→ WHAT TO PRODUCE: Match the word "from". Return each line of the data below where it appears.

→ SOURCE MATERIAL:
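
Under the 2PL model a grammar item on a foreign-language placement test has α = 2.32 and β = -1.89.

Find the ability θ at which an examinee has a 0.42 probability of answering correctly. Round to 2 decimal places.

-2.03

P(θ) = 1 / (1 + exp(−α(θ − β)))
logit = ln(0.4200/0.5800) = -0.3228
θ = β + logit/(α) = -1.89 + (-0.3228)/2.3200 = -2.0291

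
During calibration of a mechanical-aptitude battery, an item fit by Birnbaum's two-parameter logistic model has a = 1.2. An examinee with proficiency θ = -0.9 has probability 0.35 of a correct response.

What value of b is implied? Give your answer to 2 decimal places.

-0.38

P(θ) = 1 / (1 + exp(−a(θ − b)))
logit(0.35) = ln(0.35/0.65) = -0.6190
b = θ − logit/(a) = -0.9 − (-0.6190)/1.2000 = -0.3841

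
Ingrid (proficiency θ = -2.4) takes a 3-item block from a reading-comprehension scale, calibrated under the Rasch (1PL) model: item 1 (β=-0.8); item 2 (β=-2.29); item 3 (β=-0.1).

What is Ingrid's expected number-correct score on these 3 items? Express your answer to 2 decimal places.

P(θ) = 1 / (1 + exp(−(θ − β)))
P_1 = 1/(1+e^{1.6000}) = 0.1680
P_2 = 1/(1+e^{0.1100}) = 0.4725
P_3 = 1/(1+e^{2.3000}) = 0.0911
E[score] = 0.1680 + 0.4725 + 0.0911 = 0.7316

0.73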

---

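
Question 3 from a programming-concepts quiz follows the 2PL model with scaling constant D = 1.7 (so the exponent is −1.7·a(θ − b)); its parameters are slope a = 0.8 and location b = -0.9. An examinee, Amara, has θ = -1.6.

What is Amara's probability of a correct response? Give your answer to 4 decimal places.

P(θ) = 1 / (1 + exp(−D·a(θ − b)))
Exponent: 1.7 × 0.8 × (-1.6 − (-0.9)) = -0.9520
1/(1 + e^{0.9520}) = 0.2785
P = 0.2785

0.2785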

→ SOLUTION TO THIS PROBLEM:
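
Ingrid (proficiency θ = -2.4) takes a 3-item block from a reading-comprehension scale, calibrated under the Rasch (1PL) model: item 1 (β=-0.8); item 2 (β=-2.29); item 3 (β=-0.1).
Question 3 from a programming-concepts quiz follows the 2PL model with scaling constant D = 1.7 (so the exponent is −1.7·a(θ − b)); its parameters are slope a = 0.8 and location b = -0.9. An examinee, Amara, has θ = -1.6.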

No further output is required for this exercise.